## What the task asks
Here are the records. Write out exactly the lines between the one holding "C8: (T + S) mod 7 = 4" and the one holding "g mod 6 = 2", inclusive.

## Records provided

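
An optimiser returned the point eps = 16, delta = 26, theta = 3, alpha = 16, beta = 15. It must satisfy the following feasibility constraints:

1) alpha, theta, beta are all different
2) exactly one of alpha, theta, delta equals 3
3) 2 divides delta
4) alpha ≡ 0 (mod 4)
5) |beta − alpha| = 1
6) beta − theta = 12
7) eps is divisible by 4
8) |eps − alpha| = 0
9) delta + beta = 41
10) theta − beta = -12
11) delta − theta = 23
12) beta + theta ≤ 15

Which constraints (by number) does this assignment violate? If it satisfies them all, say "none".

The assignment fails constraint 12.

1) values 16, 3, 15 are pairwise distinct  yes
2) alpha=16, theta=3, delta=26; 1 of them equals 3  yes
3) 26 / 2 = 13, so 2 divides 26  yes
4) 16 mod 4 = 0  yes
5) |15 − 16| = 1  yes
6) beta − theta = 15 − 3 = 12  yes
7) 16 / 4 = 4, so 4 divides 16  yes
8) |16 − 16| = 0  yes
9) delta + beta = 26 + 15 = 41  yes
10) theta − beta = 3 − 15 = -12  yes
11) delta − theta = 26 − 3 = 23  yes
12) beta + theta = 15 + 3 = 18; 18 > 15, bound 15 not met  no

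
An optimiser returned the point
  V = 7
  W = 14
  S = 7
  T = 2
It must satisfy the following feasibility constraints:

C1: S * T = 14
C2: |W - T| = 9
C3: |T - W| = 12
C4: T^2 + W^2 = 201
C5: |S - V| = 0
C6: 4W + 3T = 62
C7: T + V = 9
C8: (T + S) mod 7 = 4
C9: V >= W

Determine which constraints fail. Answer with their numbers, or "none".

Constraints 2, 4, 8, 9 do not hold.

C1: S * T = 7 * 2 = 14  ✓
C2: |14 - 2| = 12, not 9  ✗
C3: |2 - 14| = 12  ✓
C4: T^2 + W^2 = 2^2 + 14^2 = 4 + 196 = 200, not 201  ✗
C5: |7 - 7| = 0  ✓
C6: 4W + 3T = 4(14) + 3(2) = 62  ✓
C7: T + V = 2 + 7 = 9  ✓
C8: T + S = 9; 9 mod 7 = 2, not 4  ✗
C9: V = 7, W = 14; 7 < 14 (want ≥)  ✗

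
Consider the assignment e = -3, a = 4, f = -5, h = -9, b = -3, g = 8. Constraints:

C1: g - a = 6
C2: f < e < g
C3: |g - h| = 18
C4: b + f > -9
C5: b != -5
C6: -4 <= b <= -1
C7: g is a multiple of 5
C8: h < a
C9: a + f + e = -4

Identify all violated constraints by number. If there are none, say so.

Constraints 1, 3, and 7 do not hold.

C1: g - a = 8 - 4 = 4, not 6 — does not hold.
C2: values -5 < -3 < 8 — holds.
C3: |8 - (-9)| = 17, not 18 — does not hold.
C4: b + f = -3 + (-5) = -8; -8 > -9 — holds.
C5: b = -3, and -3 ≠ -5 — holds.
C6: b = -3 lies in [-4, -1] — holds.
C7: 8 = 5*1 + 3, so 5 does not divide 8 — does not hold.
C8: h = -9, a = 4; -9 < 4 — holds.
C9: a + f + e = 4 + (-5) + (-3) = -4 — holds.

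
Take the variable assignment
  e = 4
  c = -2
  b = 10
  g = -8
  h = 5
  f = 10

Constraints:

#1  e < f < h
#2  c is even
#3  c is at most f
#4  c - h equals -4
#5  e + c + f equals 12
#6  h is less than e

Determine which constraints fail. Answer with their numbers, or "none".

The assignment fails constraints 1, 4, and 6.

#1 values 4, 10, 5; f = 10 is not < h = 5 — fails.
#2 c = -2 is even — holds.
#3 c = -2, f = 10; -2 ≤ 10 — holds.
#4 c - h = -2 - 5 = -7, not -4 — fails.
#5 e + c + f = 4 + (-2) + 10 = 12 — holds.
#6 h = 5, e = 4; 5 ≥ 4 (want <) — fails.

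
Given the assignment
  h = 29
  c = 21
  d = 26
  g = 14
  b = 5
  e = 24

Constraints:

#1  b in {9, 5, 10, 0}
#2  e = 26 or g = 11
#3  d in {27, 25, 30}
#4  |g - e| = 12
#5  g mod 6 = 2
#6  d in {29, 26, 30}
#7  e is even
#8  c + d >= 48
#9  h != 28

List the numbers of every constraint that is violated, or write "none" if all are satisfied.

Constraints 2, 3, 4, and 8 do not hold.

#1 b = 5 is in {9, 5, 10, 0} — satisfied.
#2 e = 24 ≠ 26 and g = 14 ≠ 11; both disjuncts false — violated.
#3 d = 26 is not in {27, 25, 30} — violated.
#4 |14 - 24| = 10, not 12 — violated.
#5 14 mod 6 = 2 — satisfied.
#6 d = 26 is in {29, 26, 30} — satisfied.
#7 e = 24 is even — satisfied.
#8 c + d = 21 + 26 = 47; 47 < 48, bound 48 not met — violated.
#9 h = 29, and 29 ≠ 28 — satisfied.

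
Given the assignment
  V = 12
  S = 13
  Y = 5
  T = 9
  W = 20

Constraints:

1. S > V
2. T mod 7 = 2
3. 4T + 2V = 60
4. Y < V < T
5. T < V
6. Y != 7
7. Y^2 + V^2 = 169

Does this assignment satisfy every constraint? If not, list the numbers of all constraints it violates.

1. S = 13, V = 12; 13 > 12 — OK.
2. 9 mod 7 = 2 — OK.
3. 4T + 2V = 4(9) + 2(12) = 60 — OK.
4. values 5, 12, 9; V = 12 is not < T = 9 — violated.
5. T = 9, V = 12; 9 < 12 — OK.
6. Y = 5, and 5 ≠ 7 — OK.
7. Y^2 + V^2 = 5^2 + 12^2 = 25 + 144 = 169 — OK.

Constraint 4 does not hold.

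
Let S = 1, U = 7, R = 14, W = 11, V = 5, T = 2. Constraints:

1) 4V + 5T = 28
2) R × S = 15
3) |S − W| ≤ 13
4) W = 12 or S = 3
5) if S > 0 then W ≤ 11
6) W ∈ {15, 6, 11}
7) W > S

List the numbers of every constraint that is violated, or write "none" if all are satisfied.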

* * *

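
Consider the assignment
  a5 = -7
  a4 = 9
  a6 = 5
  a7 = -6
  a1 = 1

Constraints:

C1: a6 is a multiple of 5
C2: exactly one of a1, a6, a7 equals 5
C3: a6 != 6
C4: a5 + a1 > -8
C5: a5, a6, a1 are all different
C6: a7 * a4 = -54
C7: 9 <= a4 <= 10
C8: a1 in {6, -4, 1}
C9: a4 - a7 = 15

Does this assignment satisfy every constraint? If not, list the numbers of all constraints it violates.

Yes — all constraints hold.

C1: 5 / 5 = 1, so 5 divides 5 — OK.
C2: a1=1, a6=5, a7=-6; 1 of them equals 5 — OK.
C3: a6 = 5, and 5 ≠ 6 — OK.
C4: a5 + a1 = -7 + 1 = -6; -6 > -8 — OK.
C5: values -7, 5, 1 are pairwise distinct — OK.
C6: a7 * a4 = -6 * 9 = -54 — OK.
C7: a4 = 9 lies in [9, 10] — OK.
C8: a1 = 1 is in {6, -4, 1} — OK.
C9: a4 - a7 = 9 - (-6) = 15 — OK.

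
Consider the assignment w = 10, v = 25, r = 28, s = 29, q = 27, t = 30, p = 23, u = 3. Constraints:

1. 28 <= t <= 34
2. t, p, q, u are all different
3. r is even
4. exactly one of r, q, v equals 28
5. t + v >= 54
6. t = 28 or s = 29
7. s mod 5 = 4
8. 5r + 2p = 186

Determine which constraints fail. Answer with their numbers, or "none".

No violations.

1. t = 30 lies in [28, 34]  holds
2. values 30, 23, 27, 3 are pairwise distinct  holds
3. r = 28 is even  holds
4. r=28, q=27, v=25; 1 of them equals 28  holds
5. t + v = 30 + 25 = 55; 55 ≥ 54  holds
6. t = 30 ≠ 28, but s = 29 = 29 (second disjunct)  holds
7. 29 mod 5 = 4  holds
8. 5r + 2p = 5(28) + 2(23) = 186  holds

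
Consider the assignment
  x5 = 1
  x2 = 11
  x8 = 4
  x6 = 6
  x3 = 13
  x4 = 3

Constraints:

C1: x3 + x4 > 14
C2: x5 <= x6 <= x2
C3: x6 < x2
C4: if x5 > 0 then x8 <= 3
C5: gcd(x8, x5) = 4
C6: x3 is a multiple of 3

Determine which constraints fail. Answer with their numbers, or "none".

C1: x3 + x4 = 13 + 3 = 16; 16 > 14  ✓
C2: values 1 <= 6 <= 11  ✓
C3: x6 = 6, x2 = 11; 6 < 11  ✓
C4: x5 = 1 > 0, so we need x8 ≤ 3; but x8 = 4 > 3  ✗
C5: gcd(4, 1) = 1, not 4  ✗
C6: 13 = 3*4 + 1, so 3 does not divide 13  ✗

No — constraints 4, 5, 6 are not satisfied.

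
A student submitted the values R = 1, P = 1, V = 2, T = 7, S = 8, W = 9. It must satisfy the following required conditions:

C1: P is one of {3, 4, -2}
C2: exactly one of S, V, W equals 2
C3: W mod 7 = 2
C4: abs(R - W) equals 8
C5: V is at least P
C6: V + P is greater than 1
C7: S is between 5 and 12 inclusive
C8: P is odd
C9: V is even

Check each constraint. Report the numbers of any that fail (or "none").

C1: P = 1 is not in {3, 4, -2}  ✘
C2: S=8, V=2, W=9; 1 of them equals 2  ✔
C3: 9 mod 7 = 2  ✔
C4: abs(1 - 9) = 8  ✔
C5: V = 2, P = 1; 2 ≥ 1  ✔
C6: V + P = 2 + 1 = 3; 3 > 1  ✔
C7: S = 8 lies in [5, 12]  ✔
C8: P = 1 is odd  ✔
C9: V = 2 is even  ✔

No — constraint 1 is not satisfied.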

* * *

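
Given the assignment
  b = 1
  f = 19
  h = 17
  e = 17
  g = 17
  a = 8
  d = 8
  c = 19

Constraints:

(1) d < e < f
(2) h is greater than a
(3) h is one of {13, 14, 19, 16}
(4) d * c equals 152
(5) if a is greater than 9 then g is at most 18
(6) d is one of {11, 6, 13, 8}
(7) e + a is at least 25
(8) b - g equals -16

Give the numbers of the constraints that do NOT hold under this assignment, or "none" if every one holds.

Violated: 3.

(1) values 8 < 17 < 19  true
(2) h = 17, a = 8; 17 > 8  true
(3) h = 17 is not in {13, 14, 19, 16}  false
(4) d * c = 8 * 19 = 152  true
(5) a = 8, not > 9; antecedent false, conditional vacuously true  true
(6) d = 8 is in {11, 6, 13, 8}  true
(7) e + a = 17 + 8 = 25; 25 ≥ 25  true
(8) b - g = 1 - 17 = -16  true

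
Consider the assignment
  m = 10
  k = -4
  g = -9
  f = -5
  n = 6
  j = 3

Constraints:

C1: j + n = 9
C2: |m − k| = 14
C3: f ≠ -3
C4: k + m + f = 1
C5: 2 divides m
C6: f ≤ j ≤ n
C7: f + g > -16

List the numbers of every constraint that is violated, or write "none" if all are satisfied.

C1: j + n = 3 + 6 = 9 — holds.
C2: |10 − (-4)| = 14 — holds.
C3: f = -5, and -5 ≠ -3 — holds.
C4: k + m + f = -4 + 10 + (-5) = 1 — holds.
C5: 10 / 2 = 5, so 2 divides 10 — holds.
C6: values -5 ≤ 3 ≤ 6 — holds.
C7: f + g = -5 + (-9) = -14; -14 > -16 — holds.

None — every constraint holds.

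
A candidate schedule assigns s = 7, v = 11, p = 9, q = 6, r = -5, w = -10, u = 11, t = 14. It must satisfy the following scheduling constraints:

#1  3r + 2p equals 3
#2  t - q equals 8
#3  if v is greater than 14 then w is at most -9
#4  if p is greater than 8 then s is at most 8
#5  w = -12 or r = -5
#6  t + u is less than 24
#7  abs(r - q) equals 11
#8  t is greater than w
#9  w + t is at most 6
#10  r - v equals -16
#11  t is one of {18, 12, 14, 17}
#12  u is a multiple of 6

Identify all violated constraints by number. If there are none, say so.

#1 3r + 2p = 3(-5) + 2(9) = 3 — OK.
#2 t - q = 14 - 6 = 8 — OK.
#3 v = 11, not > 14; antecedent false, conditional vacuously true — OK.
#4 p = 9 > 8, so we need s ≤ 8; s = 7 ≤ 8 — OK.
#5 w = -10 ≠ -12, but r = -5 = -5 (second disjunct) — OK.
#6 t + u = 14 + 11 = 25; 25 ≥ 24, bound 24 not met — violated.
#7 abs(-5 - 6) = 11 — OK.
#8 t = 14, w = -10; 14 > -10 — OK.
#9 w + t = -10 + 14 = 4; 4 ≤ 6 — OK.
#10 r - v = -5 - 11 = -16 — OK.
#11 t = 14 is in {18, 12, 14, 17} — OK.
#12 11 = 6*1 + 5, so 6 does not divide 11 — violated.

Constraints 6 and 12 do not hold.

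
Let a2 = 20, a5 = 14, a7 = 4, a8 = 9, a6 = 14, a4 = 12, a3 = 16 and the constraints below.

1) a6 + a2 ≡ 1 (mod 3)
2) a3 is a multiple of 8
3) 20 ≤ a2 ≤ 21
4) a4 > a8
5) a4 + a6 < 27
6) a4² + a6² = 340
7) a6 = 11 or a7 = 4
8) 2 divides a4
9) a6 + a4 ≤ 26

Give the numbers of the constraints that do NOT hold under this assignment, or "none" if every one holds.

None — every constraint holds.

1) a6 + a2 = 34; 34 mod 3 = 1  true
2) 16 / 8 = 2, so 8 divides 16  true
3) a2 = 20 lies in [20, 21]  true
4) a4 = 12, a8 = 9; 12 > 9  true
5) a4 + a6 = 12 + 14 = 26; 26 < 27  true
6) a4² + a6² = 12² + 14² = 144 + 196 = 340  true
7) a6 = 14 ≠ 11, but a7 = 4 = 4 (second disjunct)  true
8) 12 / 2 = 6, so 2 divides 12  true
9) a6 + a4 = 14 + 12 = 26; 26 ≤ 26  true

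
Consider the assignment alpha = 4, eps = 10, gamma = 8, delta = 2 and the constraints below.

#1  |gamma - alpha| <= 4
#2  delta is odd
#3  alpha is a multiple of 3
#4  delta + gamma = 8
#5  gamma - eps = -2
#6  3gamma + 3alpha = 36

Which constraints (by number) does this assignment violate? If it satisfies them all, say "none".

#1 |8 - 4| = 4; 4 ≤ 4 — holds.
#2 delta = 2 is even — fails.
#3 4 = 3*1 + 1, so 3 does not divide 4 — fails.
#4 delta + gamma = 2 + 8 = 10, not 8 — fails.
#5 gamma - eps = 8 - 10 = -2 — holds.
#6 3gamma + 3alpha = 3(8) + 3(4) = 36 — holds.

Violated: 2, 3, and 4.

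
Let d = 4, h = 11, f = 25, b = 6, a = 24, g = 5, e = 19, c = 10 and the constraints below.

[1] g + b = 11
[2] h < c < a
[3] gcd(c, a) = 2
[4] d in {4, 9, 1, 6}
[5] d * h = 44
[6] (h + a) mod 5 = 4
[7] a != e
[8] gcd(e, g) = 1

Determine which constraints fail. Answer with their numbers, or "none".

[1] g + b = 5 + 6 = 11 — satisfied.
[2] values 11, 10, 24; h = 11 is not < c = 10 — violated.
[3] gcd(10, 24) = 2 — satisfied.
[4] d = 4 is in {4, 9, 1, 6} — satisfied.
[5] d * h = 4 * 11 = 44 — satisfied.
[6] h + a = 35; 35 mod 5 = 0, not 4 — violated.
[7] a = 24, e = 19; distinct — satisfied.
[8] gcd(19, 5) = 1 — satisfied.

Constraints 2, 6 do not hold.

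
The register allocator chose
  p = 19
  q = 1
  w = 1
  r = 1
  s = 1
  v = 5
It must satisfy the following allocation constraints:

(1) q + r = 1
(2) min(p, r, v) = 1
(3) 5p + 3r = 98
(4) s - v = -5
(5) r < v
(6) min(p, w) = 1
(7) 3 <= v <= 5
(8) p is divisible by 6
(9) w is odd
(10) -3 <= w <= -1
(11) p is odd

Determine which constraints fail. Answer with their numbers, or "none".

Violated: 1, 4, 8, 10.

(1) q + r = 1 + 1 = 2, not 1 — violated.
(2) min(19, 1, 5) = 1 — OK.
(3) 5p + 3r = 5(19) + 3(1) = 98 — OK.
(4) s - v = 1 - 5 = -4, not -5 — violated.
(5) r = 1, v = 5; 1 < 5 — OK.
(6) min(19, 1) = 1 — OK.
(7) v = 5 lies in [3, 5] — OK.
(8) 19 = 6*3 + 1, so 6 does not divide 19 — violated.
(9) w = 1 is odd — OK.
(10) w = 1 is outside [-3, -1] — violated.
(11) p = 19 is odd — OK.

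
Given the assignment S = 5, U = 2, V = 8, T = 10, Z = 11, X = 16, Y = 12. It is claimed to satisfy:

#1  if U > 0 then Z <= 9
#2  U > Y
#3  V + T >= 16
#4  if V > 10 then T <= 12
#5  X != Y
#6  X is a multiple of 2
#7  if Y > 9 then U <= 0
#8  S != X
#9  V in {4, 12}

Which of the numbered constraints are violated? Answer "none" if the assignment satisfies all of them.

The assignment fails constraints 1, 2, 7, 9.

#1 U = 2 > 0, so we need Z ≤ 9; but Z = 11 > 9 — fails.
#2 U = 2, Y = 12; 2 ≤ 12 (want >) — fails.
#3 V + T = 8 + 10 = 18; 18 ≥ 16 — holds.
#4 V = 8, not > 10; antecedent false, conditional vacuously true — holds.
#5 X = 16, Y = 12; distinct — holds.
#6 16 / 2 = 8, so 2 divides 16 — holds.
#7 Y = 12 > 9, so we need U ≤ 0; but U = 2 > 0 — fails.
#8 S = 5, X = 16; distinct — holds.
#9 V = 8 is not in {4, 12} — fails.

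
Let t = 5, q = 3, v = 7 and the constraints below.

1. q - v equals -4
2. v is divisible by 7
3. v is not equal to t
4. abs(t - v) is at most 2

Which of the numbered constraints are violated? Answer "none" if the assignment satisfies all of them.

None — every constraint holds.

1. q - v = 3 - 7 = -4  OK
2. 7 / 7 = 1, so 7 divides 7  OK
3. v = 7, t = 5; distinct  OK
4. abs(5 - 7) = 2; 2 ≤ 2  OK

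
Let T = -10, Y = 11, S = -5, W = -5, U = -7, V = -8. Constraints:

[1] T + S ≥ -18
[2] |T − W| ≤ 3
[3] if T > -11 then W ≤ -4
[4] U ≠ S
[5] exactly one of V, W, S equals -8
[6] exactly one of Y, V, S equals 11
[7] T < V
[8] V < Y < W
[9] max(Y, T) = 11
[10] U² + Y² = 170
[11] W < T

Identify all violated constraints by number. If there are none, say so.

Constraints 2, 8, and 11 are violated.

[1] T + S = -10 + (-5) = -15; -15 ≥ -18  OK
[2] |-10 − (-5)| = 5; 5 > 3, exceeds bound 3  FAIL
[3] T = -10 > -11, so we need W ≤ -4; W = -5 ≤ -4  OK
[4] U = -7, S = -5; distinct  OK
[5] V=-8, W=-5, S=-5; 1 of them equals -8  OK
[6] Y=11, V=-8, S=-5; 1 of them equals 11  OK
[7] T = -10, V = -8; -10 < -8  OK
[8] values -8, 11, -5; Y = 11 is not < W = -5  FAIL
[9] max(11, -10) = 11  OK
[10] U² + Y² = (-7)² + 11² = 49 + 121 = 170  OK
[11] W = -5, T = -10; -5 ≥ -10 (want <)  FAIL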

## Solved problem
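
C8: (T + S) mod 7 = 4
C9: V >= W

Determine which constraints fail. Answer with their numbers, or "none".

Constraints 2, 4, 8, 9 do not hold.

C1: S * T = 7 * 2 = 14  ✓
C2: |14 - 2| = 12, not 9  ✗
C3: |2 - 14| = 12  ✓
C4: T^2 + W^2 = 2^2 + 14^2 = 4 + 196 = 200, not 201  ✗
C5: |7 - 7| = 0  ✓
C6: 4W + 3T = 4(14) + 3(2) = 62  ✓
C7: T + V = 2 + 7 = 9  ✓
C8: T + S = 9; 9 mod 7 = 2, not 4  ✗
C9: V = 7, W = 14; 7 < 14 (want ≥)  ✗

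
Consider the assignment e = -3, a = 4, f = -5, h = -9, b = -3, g = 8. Constraints:

C1: g - a = 6
C2: f < e < g
C3: |g - h| = 18
C4: b + f > -9
C5: b != -5
C6: -4 <= b <= -1
C7: g is a multiple of 5
C8: h < a
C9: a + f + e = -4

Identify all violated constraints by number. If there are none, say so.

Constraints 1, 3, and 7 do not hold.

C1: g - a = 8 - 4 = 4, not 6 — does not hold.
C2: values -5 < -3 < 8 — holds.
C3: |8 - (-9)| = 17, not 18 — does not hold.
C4: b + f = -3 + (-5) = -8; -8 > -9 — holds.
C5: b = -3, and -3 ≠ -5 — holds.
C6: b = -3 lies in [-4, -1] — holds.
C7: 8 = 5*1 + 3, so 5 does not divide 8 — does not hold.
C8: h = -9, a = 4; -9 < 4 — holds.
C9: a + f + e = 4 + (-5) + (-3) = -4 — holds.

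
Take the variable assignment
  e = 4
  c = -2
  b = 10
  g = -8
  h = 5
  f = 10

Constraints:

#1  e < f < h
#2  c is even
#3  c is at most f
#4  c - h equals -4
#5  e + c + f equals 12
#6  h is less than e

Determine which constraints fail. Answer with their numbers, or "none".

The assignment fails constraints 1, 4, and 6.

#1 values 4, 10, 5; f = 10 is not < h = 5 — fails.
#2 c = -2 is even — holds.
#3 c = -2, f = 10; -2 ≤ 10 — holds.
#4 c - h = -2 - 5 = -7, not -4 — fails.
#5 e + c + f = 4 + (-2) + 10 = 12 — holds.
#6 h = 5, e = 4; 5 ≥ 4 (want <) — fails.

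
Given the assignment
  h = 29
  c = 21
  d = 26
  g = 14
  b = 5
  e = 24

Constraints:

#1  b in {9, 5, 10, 0}
#2  e = 26 or g = 11
#3  d in {27, 25, 30}
#4  |g - e| = 12
#5  g mod 6 = 2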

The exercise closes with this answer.